WHAT IS NEEDED:
Would you please write out each entry precisely as given?

INFORMATION SHOWN:
────────────────────────────────────────
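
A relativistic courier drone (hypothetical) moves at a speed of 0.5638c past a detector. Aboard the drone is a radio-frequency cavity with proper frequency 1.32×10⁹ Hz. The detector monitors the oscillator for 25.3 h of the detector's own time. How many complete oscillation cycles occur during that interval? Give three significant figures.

N = 9.93×10¹³

γ = 1/√(1 − 0.5638²) = 1/√0.6821 = 1.211
During 25.3 h of lab time, the oscillator's proper time advances by τ = Δt/γ = 25.3/1.211 = 20.90 h = 7.522×10⁴ s.
N = f × τ = 1.32×10⁹ × 7.522×10⁴ = 9.930×10¹³.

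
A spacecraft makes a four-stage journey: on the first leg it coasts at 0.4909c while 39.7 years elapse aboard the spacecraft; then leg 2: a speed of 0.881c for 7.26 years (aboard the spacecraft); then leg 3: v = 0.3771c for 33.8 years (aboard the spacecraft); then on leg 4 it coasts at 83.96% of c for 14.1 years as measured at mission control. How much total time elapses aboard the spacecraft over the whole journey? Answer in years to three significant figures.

τ = 88.4 years

Leg 1: 39.7 years is already measured aboard the spacecraft.
Leg 2: 7.26 years is already measured aboard the spacecraft.
Leg 3: 33.8 years is already measured aboard the spacecraft.
Leg 4: β = 0.8396; γ = 1/√(1 − 0.8396²) = 1/√0.2951 = 1.841; τ_4 = 14.1/1.841 = 7.659 years.
Total: 39.70 + 7.260 + 33.80 + 7.659 years.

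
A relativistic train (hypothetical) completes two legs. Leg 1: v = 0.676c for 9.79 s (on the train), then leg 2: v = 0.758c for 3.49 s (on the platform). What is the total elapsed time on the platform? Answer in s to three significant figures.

Leg 1: γ = 1/√(1 − 0.676²) = 1/√0.5430 = 1.357; Δt_1 = 1.357 × 9.79 = 13.29 s.
Leg 2: 3.49 s is already measured on the platform.
Total: 13.29 + 3.490 s.

Δt = 16.8 s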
────────────────────────────────────────
RESPONSE TO THIS EXERCISE:
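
A relativistic courier drone (hypothetical) moves at a speed of 0.5638c past a detector. Aboard the drone is a radio-frequency cavity with proper frequency 1.32×10⁹ Hz. The detector monitors the oscillator for 25.3 h of the detector's own time. How many complete oscillation cycles occur during that interval? Give three significant figures.

N = 9.93×10¹³

γ = 1/√(1 − 0.5638²) = 1/√0.6821 = 1.211
During 25.3 h of lab time, the oscillator's proper time advances by τ = Δt/γ = 25.3/1.211 = 20.90 h = 7.522×10⁴ s.
N = f × τ = 1.32×10⁹ × 7.522×10⁴ = 9.930×10¹³.

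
A spacecraft makes a four-stage journey: on the first leg it coasts at 0.4909c while 39.7 years elapse aboard the spacecraft; then leg 2: a speed of 0.881c for 7.26 years (aboard the spacecraft); then leg 3: v = 0.3771c for 33.8 years (aboard the spacecraft); then on leg 4 it coasts at 83.96% of c for 14.1 years as measured at mission control. How much total time elapses aboard the spacecraft over the whole journey? Answer in years to three significant figures.

τ = 88.4 years

Leg 1: 39.7 years is already measured aboard the spacecraft.
Leg 2: 7.26 years is already measured aboard the spacecraft.
Leg 3: 33.8 years is already measured aboard the spacecraft.
Leg 4: β = 0.8396; γ = 1/√(1 − 0.8396²) = 1/√0.2951 = 1.841; τ_4 = 14.1/1.841 = 7.659 years.
Total: 39.70 + 7.260 + 33.80 + 7.659 years.

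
A relativistic train (hypothetical) completes two legs. Leg 1: v = 0.676c for 9.79 s (on the train), then leg 2: v = 0.758c for 3.49 s (on the platform). What is the total elapsed time on the platform? Answer in s to three significant figures.

Leg 1: γ = 1/√(1 − 0.676²) = 1/√0.5430 = 1.357; Δt_1 = 1.357 × 9.79 = 13.29 s.
Leg 2: 3.49 s is already measured on the platform.
Total: 13.29 + 3.490 s.

Δt = 16.8 s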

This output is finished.